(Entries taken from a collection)
________________________________________
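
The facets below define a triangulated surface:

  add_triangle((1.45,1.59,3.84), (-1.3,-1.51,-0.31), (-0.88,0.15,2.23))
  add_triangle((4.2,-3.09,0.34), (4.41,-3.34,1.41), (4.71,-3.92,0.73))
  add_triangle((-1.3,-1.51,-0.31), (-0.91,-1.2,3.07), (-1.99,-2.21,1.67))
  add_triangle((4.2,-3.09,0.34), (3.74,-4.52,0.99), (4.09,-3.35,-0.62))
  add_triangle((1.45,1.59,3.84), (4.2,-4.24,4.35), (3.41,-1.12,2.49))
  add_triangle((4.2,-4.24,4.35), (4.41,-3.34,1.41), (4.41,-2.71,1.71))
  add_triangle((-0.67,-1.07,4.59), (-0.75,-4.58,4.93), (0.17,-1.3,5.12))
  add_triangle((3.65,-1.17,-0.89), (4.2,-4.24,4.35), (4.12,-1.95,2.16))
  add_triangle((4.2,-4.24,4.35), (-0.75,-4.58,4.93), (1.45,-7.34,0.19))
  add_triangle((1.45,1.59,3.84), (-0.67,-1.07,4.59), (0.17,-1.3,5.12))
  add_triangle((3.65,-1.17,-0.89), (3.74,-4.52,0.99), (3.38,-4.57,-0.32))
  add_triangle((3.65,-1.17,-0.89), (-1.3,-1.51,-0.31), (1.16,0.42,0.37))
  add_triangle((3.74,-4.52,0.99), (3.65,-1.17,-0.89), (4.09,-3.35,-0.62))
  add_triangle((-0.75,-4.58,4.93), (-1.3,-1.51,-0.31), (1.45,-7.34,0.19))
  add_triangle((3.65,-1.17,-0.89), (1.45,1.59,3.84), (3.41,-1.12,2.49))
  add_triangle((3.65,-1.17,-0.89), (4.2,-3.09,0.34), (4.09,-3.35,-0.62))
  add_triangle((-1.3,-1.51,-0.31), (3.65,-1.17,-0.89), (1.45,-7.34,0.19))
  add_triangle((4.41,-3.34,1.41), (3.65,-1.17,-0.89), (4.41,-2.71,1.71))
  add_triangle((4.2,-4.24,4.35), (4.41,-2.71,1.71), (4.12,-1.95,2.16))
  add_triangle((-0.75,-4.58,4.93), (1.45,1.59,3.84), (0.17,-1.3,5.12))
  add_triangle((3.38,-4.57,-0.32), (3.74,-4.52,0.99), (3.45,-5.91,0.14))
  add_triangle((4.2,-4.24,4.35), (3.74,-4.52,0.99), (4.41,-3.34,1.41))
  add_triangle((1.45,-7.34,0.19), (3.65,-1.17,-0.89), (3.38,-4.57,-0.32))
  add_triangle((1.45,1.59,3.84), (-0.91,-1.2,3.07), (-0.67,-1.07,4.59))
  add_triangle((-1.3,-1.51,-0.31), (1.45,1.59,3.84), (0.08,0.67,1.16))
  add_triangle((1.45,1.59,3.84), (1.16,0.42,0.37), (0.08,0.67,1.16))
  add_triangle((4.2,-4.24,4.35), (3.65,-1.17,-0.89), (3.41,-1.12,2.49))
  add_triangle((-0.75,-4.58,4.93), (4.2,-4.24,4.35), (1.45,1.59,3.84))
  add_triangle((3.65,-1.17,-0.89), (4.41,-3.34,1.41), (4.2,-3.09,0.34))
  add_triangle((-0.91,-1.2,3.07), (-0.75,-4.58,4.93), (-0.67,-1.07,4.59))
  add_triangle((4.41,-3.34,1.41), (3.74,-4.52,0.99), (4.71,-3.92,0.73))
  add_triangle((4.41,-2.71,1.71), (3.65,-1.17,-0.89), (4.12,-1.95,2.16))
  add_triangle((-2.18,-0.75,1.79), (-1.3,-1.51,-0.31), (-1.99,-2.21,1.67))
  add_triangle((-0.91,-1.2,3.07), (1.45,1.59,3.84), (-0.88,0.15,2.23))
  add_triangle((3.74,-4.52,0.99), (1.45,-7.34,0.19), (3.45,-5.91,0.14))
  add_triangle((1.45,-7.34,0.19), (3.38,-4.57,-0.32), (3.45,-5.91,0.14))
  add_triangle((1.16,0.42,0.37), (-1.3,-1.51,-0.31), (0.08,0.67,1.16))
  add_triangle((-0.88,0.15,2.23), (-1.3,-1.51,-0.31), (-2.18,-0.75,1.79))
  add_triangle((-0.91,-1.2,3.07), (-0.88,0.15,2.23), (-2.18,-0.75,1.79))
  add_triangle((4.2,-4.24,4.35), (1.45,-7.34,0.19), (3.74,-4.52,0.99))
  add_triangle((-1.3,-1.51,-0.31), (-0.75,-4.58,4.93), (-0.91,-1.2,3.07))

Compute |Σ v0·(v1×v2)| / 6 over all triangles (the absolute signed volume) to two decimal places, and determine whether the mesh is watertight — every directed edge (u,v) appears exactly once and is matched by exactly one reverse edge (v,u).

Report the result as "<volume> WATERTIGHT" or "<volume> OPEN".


Per-triangle v0·(v1×v2)/6:
  t1: -0.9372
  t2: +0.3119
  t3: +0.1387
  t4: +1.3414
  t5: +6.0283
  t6: +1.6260
  t7: +2.4101
  t8: -3.5133
  t9: +28.3747
  t10: +1.9078
  t11: +3.0154
  t12: -0.4632
  t13: -1.5969
  t14: +10.1142
  t15: +4.2206
  t16: +1.2918
  t17: +3.2594
  t18: +1.3041
  t19: +1.8496
  t20: +1.7561
  t21: +1.0840
  t22: +3.8898
  t23: +0.9557
  t24: +0.1332
  t25: +0.4602
  t26: +0.1850
  t27: +5.7589
  t28: +20.9348
  t29: +1.0377
  t30: +1.2009
  t31: +0.9090
  t32: +1.4294
  t33: +0.7773
  t34: +1.6993
  t35: +2.4828
  t36: +1.1845
  t37: -0.2409
  t38: -0.3555
  t39: +0.8679
  t40: +11.1776
  t41: +2.4831
Σ = +120.4942 → |volume| = 120.49

Directed edges: 123 total; 9 unmatched, e.g. (4.71,-3.92,0.73)→(4.2,-3.09,0.34) → open.

120.49 OPEN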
________________________________________
- Your task -
Each entry above needs to be retyped exactly as it appears.

- Answer for the task -
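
The facets below define a triangulated surface:

  add_triangle((1.45,1.59,3.84), (-1.3,-1.51,-0.31), (-0.88,0.15,2.23))
  add_triangle((4.2,-3.09,0.34), (4.41,-3.34,1.41), (4.71,-3.92,0.73))
  add_triangle((-1.3,-1.51,-0.31), (-0.91,-1.2,3.07), (-1.99,-2.21,1.67))
  add_triangle((4.2,-3.09,0.34), (3.74,-4.52,0.99), (4.09,-3.35,-0.62))
  add_triangle((1.45,1.59,3.84), (4.2,-4.24,4.35), (3.41,-1.12,2.49))
  add_triangle((4.2,-4.24,4.35), (4.41,-3.34,1.41), (4.41,-2.71,1.71))
  add_triangle((-0.67,-1.07,4.59), (-0.75,-4.58,4.93), (0.17,-1.3,5.12))
  add_triangle((3.65,-1.17,-0.89), (4.2,-4.24,4.35), (4.12,-1.95,2.16))
  add_triangle((4.2,-4.24,4.35), (-0.75,-4.58,4.93), (1.45,-7.34,0.19))
  add_triangle((1.45,1.59,3.84), (-0.67,-1.07,4.59), (0.17,-1.3,5.12))
  add_triangle((3.65,-1.17,-0.89), (3.74,-4.52,0.99), (3.38,-4.57,-0.32))
  add_triangle((3.65,-1.17,-0.89), (-1.3,-1.51,-0.31), (1.16,0.42,0.37))
  add_triangle((3.74,-4.52,0.99), (3.65,-1.17,-0.89), (4.09,-3.35,-0.62))
  add_triangle((-0.75,-4.58,4.93), (-1.3,-1.51,-0.31), (1.45,-7.34,0.19))
  add_triangle((3.65,-1.17,-0.89), (1.45,1.59,3.84), (3.41,-1.12,2.49))
  add_triangle((3.65,-1.17,-0.89), (4.2,-3.09,0.34), (4.09,-3.35,-0.62))
  add_triangle((-1.3,-1.51,-0.31), (3.65,-1.17,-0.89), (1.45,-7.34,0.19))
  add_triangle((4.41,-3.34,1.41), (3.65,-1.17,-0.89), (4.41,-2.71,1.71))
  add_triangle((4.2,-4.24,4.35), (4.41,-2.71,1.71), (4.12,-1.95,2.16))
  add_triangle((-0.75,-4.58,4.93), (1.45,1.59,3.84), (0.17,-1.3,5.12))
  add_triangle((3.38,-4.57,-0.32), (3.74,-4.52,0.99), (3.45,-5.91,0.14))
  add_triangle((4.2,-4.24,4.35), (3.74,-4.52,0.99), (4.41,-3.34,1.41))
  add_triangle((1.45,-7.34,0.19), (3.65,-1.17,-0.89), (3.38,-4.57,-0.32))
  add_triangle((1.45,1.59,3.84), (-0.91,-1.2,3.07), (-0.67,-1.07,4.59))
  add_triangle((-1.3,-1.51,-0.31), (1.45,1.59,3.84), (0.08,0.67,1.16))
  add_triangle((1.45,1.59,3.84), (1.16,0.42,0.37), (0.08,0.67,1.16))
  add_triangle((4.2,-4.24,4.35), (3.65,-1.17,-0.89), (3.41,-1.12,2.49))
  add_triangle((-0.75,-4.58,4.93), (4.2,-4.24,4.35), (1.45,1.59,3.84))
  add_triangle((3.65,-1.17,-0.89), (4.41,-3.34,1.41), (4.2,-3.09,0.34))
  add_triangle((-0.91,-1.2,3.07), (-0.75,-4.58,4.93), (-0.67,-1.07,4.59))
  add_triangle((4.41,-3.34,1.41), (3.74,-4.52,0.99), (4.71,-3.92,0.73))
  add_triangle((4.41,-2.71,1.71), (3.65,-1.17,-0.89), (4.12,-1.95,2.16))
  add_triangle((-2.18,-0.75,1.79), (-1.3,-1.51,-0.31), (-1.99,-2.21,1.67))
  add_triangle((-0.91,-1.2,3.07), (1.45,1.59,3.84), (-0.88,0.15,2.23))
  add_triangle((3.74,-4.52,0.99), (1.45,-7.34,0.19), (3.45,-5.91,0.14))
  add_triangle((1.45,-7.34,0.19), (3.38,-4.57,-0.32), (3.45,-5.91,0.14))
  add_triangle((1.16,0.42,0.37), (-1.3,-1.51,-0.31), (0.08,0.67,1.16))
  add_triangle((-0.88,0.15,2.23), (-1.3,-1.51,-0.31), (-2.18,-0.75,1.79))
  add_triangle((-0.91,-1.2,3.07), (-0.88,0.15,2.23), (-2.18,-0.75,1.79))
  add_triangle((4.2,-4.24,4.35), (1.45,-7.34,0.19), (3.74,-4.52,0.99))
  add_triangle((-1.3,-1.51,-0.31), (-0.75,-4.58,4.93), (-0.91,-1.2,3.07))

Compute |Σ v0·(v1×v2)| / 6 over all triangles (the absolute signed volume) to two decimal places, and determine whether the mesh is watertight — every directed edge (u,v) appears exactly once and is matched by exactly one reverse edge (v,u).

Report the result as "<volume> WATERTIGHT" or "<volume> OPEN".


Per-triangle v0·(v1×v2)/6:
  t1: -0.9372
  t2: +0.3119
  t3: +0.1387
  t4: +1.3414
  t5: +6.0283
  t6: +1.6260
  t7: +2.4101
  t8: -3.5133
  t9: +28.3747
  t10: +1.9078
  t11: +3.0154
  t12: -0.4632
  t13: -1.5969
  t14: +10.1142
  t15: +4.2206
  t16: +1.2918
  t17: +3.2594
  t18: +1.3041
  t19: +1.8496
  t20: +1.7561
  t21: +1.0840
  t22: +3.8898
  t23: +0.9557
  t24: +0.1332
  t25: +0.4602
  t26: +0.1850
  t27: +5.7589
  t28: +20.9348
  t29: +1.0377
  t30: +1.2009
  t31: +0.9090
  t32: +1.4294
  t33: +0.7773
  t34: +1.6993
  t35: +2.4828
  t36: +1.1845
  t37: -0.2409
  t38: -0.3555
  t39: +0.8679
  t40: +11.1776
  t41: +2.4831
Σ = +120.4942 → |volume| = 120.49

Directed edges: 123 total; 9 unmatched, e.g. (4.71,-3.92,0.73)→(4.2,-3.09,0.34) → open.

120.49 OPEN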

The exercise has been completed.